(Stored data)
..........

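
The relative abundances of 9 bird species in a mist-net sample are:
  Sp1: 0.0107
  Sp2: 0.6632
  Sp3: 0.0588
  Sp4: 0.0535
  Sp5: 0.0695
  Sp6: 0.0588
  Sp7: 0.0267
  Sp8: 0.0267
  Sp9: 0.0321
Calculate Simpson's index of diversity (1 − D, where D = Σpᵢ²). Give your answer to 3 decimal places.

D = 0.0107² + 0.6632² + 0.0588² + 0.0535² + 0.0695² + 0.0588² + 0.0267² + 0.0267² + 0.0321² = 0.00011 + 0.43983 + 0.00346 + 0.00286 + 0.00483 + 0.00346 + 0.00071 + 0.00071 + 0.00103 = 0.45701 (working shown to 5 dp, full precision carried).
So 1 − D = 0.54299, i.e. 0.543 to 3 decimal places.

0.543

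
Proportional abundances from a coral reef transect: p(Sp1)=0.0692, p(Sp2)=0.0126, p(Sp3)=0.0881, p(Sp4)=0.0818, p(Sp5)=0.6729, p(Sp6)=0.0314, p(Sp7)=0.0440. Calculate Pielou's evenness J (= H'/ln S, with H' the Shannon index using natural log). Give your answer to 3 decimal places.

0.602

H' = −Σ pᵢ ln pᵢ = −((-0.18482) + (-0.05511) + (-0.21402) + (-0.20478) + (-0.26658) + (-0.10867) + (-0.13744)) = 1.17142 (working shown to 5 dp, full precision carried).
With S = 7 species, ln S = 1.94591, so J = 1.17142/1.94591 = 0.60199, i.e. 0.602 to 3 decimal places.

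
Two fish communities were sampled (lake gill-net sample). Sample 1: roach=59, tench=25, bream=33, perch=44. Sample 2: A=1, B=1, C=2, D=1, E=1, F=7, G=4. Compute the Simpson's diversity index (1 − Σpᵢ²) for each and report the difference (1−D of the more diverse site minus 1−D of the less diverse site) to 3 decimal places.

Sample 1: N=161, proportions 0.36646, 0.15528, 0.20497, 0.27329, giving 1−D = 0.72489 (working shown to 5 dp, full precision carried).
Sample 2: N=17, proportions 0.05882, 0.05882, 0.11765, 0.05882, 0.05882, 0.41176, 0.23529, giving 1−D = 0.74740.
Difference = |0.72489 − 0.74740| = 0.02251, i.e. 0.023 to 3 decimal places.

0.023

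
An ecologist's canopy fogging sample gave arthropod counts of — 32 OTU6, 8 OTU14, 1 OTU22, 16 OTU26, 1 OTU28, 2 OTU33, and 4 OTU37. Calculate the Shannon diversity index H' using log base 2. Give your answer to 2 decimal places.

Total N = 32+8+1+16+1+2+4 = 64, so the proportions are 0.5, 0.125, 0.0156, 0.25, 0.0156, 0.0312, 0.0625 (working shown to 4 dp, full precision carried).
Each pᵢ log₂ pᵢ term: 0.5×(-1.0000)=-0.5000, 0.125×(-3.0000)=-0.3750, 0.0156×(-6.0000)=-0.0938, 0.25×(-2.0000)=-0.5000, 0.0156×(-6.0000)=-0.0938, 0.0312×(-5.0000)=-0.1562, 0.0625×(-4.0000)=-0.2500.
Sum = -1.9688, so H' = 1.97.

1.97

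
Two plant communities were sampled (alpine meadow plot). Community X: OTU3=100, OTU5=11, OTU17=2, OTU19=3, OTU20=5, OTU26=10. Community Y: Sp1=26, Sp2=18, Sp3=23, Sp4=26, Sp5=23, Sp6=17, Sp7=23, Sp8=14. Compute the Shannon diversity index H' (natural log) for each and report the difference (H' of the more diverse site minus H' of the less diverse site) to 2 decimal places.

Community X: N=131, proportions 0.7634, 0.084, 0.0153, 0.0229, 0.0382, 0.0763, giving H' = 0.8855 (working shown to 4 dp, full precision carried).
Community Y: N=170, proportions 0.1529, 0.1059, 0.1353, 0.1529, 0.1353, 0.1, 0.1353, 0.0824, giving H' = 2.0599.
Difference = |0.8855 − 2.0599| = 1.1744, i.e. 1.17 to 2 decimal places.

1.17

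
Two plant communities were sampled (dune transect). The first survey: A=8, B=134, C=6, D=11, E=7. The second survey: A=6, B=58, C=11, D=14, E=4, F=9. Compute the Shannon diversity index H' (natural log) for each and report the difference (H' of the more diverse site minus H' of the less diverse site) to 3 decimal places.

0.589

The first survey: N=166, proportions 0.04819, 0.80723, 0.03614, 0.06627, 0.04217, giving H' = 0.75238 (working shown to 5 dp, full precision carried).
The second survey: N=102, proportions 0.05882, 0.56863, 0.10784, 0.13725, 0.03922, 0.08824, giving H' = 1.34164.
Difference = |0.75238 − 1.34164| = 0.58926, i.e. 0.589 to 3 decimal places.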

..........

→ THE PROBLEM: Line by line, output the records exactly as given.

→ TASK SOLUTION:
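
The relative abundances of 9 bird species in a mist-net sample are:
  Sp1: 0.0107
  Sp2: 0.6632
  Sp3: 0.0588
  Sp4: 0.0535
  Sp5: 0.0695
  Sp6: 0.0588
  Sp7: 0.0267
  Sp8: 0.0267
  Sp9: 0.0321
Calculate Simpson's index of diversity (1 − D, where D = Σpᵢ²). Give your answer to 3 decimal places.

D = 0.0107² + 0.6632² + 0.0588² + 0.0535² + 0.0695² + 0.0588² + 0.0267² + 0.0267² + 0.0321² = 0.00011 + 0.43983 + 0.00346 + 0.00286 + 0.00483 + 0.00346 + 0.00071 + 0.00071 + 0.00103 = 0.45701 (working shown to 5 dp, full precision carried).
So 1 − D = 0.54299, i.e. 0.543 to 3 decimal places.

0.543

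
Proportional abundances from a coral reef transect: p(Sp1)=0.0692, p(Sp2)=0.0126, p(Sp3)=0.0881, p(Sp4)=0.0818, p(Sp5)=0.6729, p(Sp6)=0.0314, p(Sp7)=0.0440. Calculate Pielou's evenness J (= H'/ln S, with H' the Shannon index using natural log). Give your answer to 3 decimal places.

0.602

H' = −Σ pᵢ ln pᵢ = −((-0.18482) + (-0.05511) + (-0.21402) + (-0.20478) + (-0.26658) + (-0.10867) + (-0.13744)) = 1.17142 (working shown to 5 dp, full precision carried).
With S = 7 species, ln S = 1.94591, so J = 1.17142/1.94591 = 0.60199, i.e. 0.602 to 3 decimal places.

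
Two fish communities were sampled (lake gill-net sample). Sample 1: roach=59, tench=25, bream=33, perch=44. Sample 2: A=1, B=1, C=2, D=1, E=1, F=7, G=4. Compute the Simpson's diversity index (1 − Σpᵢ²) for each and report the difference (1−D of the more diverse site minus 1−D of the less diverse site) to 3 decimal places.

Sample 1: N=161, proportions 0.36646, 0.15528, 0.20497, 0.27329, giving 1−D = 0.72489 (working shown to 5 dp, full precision carried).
Sample 2: N=17, proportions 0.05882, 0.05882, 0.11765, 0.05882, 0.05882, 0.41176, 0.23529, giving 1−D = 0.74740.
Difference = |0.72489 − 0.74740| = 0.02251, i.e. 0.023 to 3 decimal places.

0.023

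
An ecologist's canopy fogging sample gave arthropod counts of — 32 OTU6, 8 OTU14, 1 OTU22, 16 OTU26, 1 OTU28, 2 OTU33, and 4 OTU37. Calculate the Shannon diversity index H' using log base 2. Give your answer to 2 decimal places.

Total N = 32+8+1+16+1+2+4 = 64, so the proportions are 0.5, 0.125, 0.0156, 0.25, 0.0156, 0.0312, 0.0625 (working shown to 4 dp, full precision carried).
Each pᵢ log₂ pᵢ term: 0.5×(-1.0000)=-0.5000, 0.125×(-3.0000)=-0.3750, 0.0156×(-6.0000)=-0.0938, 0.25×(-2.0000)=-0.5000, 0.0156×(-6.0000)=-0.0938, 0.0312×(-5.0000)=-0.1562, 0.0625×(-4.0000)=-0.2500.
Sum = -1.9688, so H' = 1.97.

1.97

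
Two plant communities were sampled (alpine meadow plot). Community X: OTU3=100, OTU5=11, OTU17=2, OTU19=3, OTU20=5, OTU26=10. Community Y: Sp1=26, Sp2=18, Sp3=23, Sp4=26, Sp5=23, Sp6=17, Sp7=23, Sp8=14. Compute the Shannon diversity index H' (natural log) for each and report the difference (H' of the more diverse site minus H' of the less diverse site) to 2 decimal places.

Community X: N=131, proportions 0.7634, 0.084, 0.0153, 0.0229, 0.0382, 0.0763, giving H' = 0.8855 (working shown to 4 dp, full precision carried).
Community Y: N=170, proportions 0.1529, 0.1059, 0.1353, 0.1529, 0.1353, 0.1, 0.1353, 0.0824, giving H' = 2.0599.
Difference = |0.8855 − 2.0599| = 1.1744, i.e. 1.17 to 2 decimal places.

1.17

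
Two plant communities were sampled (dune transect). The first survey: A=8, B=134, C=6, D=11, E=7. The second survey: A=6, B=58, C=11, D=14, E=4, F=9. Compute the Shannon diversity index H' (natural log) for each and report the difference (H' of the more diverse site minus H' of the less diverse site) to 3 decimal places.

0.589

The first survey: N=166, proportions 0.04819, 0.80723, 0.03614, 0.06627, 0.04217, giving H' = 0.75238 (working shown to 5 dp, full precision carried).
The second survey: N=102, proportions 0.05882, 0.56863, 0.10784, 0.13725, 0.03922, 0.08824, giving H' = 1.34164.
Difference = |0.75238 − 1.34164| = 0.58926, i.e. 0.589 to 3 decimal places.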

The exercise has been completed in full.